# Exercise prompt:
Reproduce the records below word for word.

# Data shown:

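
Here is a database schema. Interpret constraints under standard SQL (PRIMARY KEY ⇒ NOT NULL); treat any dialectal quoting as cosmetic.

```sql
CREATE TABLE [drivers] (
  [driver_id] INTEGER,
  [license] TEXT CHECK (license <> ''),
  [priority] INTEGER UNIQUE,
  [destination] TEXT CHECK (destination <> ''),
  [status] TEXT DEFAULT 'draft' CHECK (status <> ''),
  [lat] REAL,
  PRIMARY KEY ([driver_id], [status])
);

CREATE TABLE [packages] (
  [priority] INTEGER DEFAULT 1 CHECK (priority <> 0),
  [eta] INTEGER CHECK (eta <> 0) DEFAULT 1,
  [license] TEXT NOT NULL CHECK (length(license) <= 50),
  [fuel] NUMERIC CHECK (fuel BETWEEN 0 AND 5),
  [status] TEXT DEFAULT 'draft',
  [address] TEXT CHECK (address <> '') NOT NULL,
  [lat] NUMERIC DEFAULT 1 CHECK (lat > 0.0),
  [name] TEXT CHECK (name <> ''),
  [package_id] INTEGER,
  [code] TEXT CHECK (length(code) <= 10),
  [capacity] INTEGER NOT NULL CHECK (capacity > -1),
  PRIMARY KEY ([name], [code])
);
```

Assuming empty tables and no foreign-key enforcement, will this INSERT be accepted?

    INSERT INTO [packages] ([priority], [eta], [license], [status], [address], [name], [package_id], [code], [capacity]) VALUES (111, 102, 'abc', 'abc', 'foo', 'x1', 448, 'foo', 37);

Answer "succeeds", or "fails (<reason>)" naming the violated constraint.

NOT NULL columns: address is supplied; capacity is supplied; code is supplied; license is supplied; name is supplied.
CHECK constraints: 111 satisfies (priority <> 0); 102 satisfies (eta <> 0); 'abc' satisfies (length(license) <= 50); 'foo' satisfies (address <> ''); 'x1' satisfies (name <> ''); 'foo' satisfies (length(code) <= 10); 37 satisfies (capacity > -1).
No constraint is violated.

succeeds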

# Answer to this task:
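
Here is a database schema. Interpret constraints under standard SQL (PRIMARY KEY ⇒ NOT NULL); treat any dialectal quoting as cosmetic.

```sql
CREATE TABLE [drivers] (
  [driver_id] INTEGER,
  [license] TEXT CHECK (license <> ''),
  [priority] INTEGER UNIQUE,
  [destination] TEXT CHECK (destination <> ''),
  [status] TEXT DEFAULT 'draft' CHECK (status <> ''),
  [lat] REAL,
  PRIMARY KEY ([driver_id], [status])
);

CREATE TABLE [packages] (
  [priority] INTEGER DEFAULT 1 CHECK (priority <> 0),
  [eta] INTEGER CHECK (eta <> 0) DEFAULT 1,
  [license] TEXT NOT NULL CHECK (length(license) <= 50),
  [fuel] NUMERIC CHECK (fuel BETWEEN 0 AND 5),
  [status] TEXT DEFAULT 'draft',
  [address] TEXT CHECK (address <> '') NOT NULL,
  [lat] NUMERIC DEFAULT 1 CHECK (lat > 0.0),
  [name] TEXT CHECK (name <> ''),
  [package_id] INTEGER,
  [code] TEXT CHECK (length(code) <= 10),
  [capacity] INTEGER NOT NULL CHECK (capacity > -1),
  PRIMARY KEY ([name], [code])
);
```

Assuming empty tables and no foreign-key enforcement, will this INSERT be accepted?

    INSERT INTO [packages] ([priority], [eta], [license], [status], [address], [name], [package_id], [code], [capacity]) VALUES (111, 102, 'abc', 'abc', 'foo', 'x1', 448, 'foo', 37);

Answer "succeeds", or "fails (<reason>)" naming the violated constraint.

NOT NULL columns: address is supplied; capacity is supplied; code is supplied; license is supplied; name is supplied.
CHECK constraints: 111 satisfies (priority <> 0); 102 satisfies (eta <> 0); 'abc' satisfies (length(license) <= 50); 'foo' satisfies (address <> ''); 'x1' satisfies (name <> ''); 'foo' satisfies (length(code) <= 10); 37 satisfies (capacity > -1).
No constraint is violated.

succeeds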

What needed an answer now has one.